> [Provided records]
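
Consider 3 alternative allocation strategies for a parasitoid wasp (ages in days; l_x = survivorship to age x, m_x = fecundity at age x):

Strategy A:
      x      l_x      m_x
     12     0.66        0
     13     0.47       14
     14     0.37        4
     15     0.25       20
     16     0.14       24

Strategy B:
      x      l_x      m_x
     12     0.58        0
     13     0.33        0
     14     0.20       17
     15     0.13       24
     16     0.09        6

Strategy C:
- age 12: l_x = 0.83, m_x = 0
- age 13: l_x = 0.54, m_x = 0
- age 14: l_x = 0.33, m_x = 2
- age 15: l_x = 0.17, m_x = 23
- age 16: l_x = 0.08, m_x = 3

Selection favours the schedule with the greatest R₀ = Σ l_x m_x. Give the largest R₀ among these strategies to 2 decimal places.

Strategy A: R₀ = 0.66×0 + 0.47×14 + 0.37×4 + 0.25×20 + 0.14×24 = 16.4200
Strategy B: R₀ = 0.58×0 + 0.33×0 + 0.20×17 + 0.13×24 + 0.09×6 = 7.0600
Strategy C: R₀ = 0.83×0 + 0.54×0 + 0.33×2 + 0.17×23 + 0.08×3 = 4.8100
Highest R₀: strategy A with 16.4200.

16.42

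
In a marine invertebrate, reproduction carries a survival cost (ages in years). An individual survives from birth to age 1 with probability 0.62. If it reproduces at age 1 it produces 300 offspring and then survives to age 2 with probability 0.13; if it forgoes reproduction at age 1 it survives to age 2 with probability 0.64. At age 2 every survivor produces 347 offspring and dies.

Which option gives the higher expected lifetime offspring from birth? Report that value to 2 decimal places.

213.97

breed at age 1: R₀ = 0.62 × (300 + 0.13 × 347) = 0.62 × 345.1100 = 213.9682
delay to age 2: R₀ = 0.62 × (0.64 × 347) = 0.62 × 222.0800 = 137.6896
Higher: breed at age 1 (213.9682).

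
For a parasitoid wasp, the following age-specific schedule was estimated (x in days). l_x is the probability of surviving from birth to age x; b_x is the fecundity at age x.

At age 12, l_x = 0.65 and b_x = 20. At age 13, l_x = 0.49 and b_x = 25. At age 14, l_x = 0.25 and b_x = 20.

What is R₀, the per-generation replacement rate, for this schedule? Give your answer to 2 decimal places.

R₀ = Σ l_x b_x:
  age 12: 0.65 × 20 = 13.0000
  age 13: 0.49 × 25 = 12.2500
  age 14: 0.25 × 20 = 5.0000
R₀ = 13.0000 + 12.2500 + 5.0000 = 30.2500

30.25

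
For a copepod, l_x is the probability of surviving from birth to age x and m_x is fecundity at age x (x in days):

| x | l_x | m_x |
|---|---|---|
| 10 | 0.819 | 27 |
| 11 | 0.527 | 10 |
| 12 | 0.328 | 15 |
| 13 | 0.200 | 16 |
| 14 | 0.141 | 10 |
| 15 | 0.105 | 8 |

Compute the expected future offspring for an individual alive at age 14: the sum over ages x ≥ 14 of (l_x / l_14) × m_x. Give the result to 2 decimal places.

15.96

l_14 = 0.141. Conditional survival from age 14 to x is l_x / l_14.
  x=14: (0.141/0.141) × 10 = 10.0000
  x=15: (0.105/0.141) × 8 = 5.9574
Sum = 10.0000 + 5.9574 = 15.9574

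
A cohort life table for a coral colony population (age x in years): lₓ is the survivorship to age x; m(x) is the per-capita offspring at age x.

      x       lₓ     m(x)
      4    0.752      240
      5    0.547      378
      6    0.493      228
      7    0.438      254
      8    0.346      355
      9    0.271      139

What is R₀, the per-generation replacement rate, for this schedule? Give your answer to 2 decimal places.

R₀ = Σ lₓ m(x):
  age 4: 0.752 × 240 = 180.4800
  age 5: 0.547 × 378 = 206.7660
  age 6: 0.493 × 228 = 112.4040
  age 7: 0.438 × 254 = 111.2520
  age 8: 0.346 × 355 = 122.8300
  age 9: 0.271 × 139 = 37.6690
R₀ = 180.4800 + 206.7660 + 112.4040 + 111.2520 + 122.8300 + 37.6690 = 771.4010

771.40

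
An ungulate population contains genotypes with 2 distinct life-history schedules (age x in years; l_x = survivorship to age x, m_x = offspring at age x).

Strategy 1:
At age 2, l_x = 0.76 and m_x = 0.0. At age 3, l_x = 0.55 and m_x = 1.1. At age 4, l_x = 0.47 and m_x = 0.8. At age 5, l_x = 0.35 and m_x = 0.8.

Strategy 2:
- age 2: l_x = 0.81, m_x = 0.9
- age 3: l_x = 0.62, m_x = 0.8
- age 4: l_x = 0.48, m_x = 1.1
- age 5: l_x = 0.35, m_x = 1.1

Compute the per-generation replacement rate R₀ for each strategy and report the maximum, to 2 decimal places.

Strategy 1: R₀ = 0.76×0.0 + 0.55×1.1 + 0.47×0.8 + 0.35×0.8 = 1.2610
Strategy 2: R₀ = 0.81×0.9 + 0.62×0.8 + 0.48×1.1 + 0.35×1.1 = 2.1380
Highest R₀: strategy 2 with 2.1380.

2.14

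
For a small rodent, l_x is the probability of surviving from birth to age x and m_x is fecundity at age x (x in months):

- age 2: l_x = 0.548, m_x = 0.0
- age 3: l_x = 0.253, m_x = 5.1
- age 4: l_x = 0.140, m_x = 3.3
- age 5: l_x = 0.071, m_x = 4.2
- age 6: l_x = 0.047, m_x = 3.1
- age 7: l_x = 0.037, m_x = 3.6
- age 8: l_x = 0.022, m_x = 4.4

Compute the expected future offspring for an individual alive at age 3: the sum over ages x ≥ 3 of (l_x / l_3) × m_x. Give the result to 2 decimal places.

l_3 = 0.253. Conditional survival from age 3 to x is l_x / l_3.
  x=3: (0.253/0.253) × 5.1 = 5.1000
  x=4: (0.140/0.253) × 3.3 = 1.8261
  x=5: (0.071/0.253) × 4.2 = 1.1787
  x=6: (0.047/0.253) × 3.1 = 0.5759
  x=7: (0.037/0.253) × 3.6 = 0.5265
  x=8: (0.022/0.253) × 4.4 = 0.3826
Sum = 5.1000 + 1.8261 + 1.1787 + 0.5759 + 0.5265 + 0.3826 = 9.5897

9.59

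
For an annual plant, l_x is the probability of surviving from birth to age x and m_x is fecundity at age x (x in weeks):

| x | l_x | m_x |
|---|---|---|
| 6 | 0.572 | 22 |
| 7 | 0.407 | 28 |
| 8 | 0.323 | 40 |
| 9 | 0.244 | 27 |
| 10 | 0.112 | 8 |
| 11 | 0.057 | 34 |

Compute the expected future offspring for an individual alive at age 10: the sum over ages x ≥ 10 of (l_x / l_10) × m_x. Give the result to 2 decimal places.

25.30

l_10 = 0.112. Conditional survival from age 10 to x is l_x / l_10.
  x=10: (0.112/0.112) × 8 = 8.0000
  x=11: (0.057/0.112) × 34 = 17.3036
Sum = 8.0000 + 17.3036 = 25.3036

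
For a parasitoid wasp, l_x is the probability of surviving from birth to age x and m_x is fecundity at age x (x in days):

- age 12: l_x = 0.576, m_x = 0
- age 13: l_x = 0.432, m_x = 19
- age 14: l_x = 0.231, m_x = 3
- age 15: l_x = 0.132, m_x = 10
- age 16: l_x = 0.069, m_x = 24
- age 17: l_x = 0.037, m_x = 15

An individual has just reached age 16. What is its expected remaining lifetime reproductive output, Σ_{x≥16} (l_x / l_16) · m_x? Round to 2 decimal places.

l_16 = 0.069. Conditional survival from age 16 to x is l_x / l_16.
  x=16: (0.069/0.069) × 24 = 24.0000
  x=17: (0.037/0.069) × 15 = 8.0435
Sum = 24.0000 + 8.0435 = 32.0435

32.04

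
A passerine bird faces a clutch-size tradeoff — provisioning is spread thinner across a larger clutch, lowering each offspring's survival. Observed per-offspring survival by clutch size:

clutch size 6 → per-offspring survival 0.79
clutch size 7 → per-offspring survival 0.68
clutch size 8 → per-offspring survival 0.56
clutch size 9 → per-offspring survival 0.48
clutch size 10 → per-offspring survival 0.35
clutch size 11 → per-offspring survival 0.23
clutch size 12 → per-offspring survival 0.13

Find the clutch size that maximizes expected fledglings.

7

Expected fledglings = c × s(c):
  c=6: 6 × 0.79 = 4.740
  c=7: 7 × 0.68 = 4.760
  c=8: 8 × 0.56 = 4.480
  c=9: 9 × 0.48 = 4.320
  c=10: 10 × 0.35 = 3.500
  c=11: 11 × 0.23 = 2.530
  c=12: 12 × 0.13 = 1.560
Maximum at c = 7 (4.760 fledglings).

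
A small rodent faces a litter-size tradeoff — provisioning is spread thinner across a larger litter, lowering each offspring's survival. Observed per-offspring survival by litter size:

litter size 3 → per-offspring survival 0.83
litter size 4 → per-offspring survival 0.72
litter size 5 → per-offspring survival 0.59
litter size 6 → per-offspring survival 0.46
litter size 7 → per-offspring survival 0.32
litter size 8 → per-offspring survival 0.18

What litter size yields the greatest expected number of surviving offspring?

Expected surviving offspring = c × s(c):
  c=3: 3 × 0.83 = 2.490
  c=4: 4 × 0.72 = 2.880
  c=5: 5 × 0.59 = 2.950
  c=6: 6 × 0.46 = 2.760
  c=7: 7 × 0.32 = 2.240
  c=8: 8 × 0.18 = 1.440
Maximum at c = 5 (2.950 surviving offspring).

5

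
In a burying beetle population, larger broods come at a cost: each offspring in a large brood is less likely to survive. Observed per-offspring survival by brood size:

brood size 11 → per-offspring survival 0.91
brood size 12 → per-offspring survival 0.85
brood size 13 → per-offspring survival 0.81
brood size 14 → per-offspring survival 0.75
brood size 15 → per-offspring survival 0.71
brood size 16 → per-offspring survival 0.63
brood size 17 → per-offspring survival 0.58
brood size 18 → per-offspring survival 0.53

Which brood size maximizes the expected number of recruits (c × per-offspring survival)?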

> [What you have to do] Every line above from the line with "- age 14: l_x = 0.33, m_x = 2" to the line with "- age 16: l_x = 0.08, m_x = 3" is wanted, ends included; write them out exactly and add no other line.

> [Exercise response]
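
- age 14: l_x = 0.33, m_x = 2
- age 15: l_x = 0.17, m_x = 23
- age 16: l_x = 0.08, m_x = 3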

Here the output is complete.